ABOUT THIS EXERCISE -
Only those lines in the data below from the line containing "- Castillo —" through the line containing "- Sato — Lieutenant;", both included, should be restated word for word.

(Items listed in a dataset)
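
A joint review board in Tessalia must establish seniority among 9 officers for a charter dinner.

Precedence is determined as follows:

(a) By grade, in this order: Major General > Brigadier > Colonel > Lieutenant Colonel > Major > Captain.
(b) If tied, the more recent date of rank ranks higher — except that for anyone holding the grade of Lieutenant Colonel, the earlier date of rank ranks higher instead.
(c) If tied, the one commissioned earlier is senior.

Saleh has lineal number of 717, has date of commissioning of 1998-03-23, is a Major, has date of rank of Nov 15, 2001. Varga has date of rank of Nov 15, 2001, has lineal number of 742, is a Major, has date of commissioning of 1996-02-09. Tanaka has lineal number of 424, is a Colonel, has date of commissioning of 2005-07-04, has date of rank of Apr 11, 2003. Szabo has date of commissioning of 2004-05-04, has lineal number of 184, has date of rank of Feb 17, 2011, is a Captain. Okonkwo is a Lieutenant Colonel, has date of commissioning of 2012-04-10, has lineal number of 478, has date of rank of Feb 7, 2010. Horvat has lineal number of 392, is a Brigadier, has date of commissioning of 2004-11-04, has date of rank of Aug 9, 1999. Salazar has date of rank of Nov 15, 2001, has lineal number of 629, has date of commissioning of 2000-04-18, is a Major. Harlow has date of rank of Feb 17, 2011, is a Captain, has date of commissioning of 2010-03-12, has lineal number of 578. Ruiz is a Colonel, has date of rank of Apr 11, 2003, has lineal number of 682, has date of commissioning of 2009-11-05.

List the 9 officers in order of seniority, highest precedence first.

By grade: Horvat (Brigadier); then Tanaka and Ruiz (Colonel); then Okonkwo (Lieutenant Colonel); then Varga, Saleh and Salazar (Major); then Szabo and Harlow (Captain).
Tanaka and Ruiz both have date of rank Apr 11, 2003, so the next rule applies.
Among Tanaka and Ruiz, by date of commissioning (earlier first): Tanaka (2005-07-04) before Ruiz (2009-11-05).
Varga, Saleh and Salazar all have date of rank Nov 15, 2001, so the next rule applies.
Among Varga, Saleh and Salazar, by date of commissioning (earlier first): Varga (1996-02-09) before Saleh (1998-03-23) before Salazar (2000-04-18).
Szabo and Harlow both have date of rank Feb 17, 2011, so the next rule applies.
Among Szabo and Harlow, by date of commissioning (earlier first): Szabo (2004-05-04) before Harlow (2010-03-12).
Full order: Horvat, Tanaka, Ruiz, Okonkwo, Varga, Saleh, Salazar, Szabo, Harlow.

Horvat, Tanaka, Ruiz, Okonkwo, Varga, Saleh, Salazar, Szabo, Harlow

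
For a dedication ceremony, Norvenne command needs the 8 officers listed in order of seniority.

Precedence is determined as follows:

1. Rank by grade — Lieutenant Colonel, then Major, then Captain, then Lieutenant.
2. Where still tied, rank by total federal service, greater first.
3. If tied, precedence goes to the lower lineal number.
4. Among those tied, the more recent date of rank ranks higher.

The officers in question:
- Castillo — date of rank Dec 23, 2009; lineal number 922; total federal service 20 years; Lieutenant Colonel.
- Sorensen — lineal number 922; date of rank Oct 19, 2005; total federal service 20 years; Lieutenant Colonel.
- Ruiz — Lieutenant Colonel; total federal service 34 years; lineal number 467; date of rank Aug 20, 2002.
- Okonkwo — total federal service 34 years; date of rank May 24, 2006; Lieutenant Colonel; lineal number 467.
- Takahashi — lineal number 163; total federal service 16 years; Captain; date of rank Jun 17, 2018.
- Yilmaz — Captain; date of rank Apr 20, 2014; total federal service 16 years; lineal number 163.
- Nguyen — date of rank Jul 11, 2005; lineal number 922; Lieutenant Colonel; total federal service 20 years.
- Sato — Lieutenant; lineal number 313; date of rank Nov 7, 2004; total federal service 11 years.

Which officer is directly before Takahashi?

By grade: Okonkwo, Ruiz, Castillo, Sorensen and Nguyen (Lieutenant Colonel); then Takahashi and Yilmaz (Captain); then Sato (Lieutenant).
Among Okonkwo, Ruiz, Castillo, Sorensen and Nguyen, by total federal service (higher first): Okonkwo and Ruiz (34 years) before Castillo, Sorensen and Nguyen (20 years).
Okonkwo and Ruiz both have lineal number 467, so the next rule applies.
Among Okonkwo and Ruiz, by date of rank (later first): Okonkwo (May 24, 2006) before Ruiz (Aug 20, 2002).
Castillo, Sorensen and Nguyen all have lineal number 922, so the next rule applies.
Among Castillo, Sorensen and Nguyen, by date of rank (later first): Castillo (Dec 23, 2009) before Sorensen (Oct 19, 2005) before Nguyen (Jul 11, 2005).
Takahashi and Yilmaz both have total federal service 16 years, so the next rule applies.
Takahashi and Yilmaz both have lineal number 163, so the next rule applies.
Among Takahashi and Yilmaz, by date of rank (later first): Takahashi (Jun 17, 2018) before Yilmaz (Apr 20, 2014).
Order: Okonkwo, Ruiz, Castillo, Sorensen, Nguyen, Takahashi, Yilmaz, Sato.

Nguyen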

ANSWER SPACE -
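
- Castillo — date of rank Dec 23, 2009; lineal number 922; total federal service 20 years; Lieutenant Colonel.
- Sorensen — lineal number 922; date of rank Oct 19, 2005; total federal service 20 years; Lieutenant Colonel.
- Ruiz — Lieutenant Colonel; total federal service 34 years; lineal number 467; date of rank Aug 20, 2002.
- Okonkwo — total federal service 34 years; date of rank May 24, 2006; Lieutenant Colonel; lineal number 467.
- Takahashi — lineal number 163; total federal service 16 years; Captain; date of rank Jun 17, 2018.
- Yilmaz — Captain; date of rank Apr 20, 2014; total federal service 16 years; lineal number 163.
- Nguyen — date of rank Jul 11, 2005; lineal number 922; Lieutenant Colonel; total federal service 20 years.
- Sato — Lieutenant; lineal number 313; date of rank Nov 7, 2004; total federal service 11 years.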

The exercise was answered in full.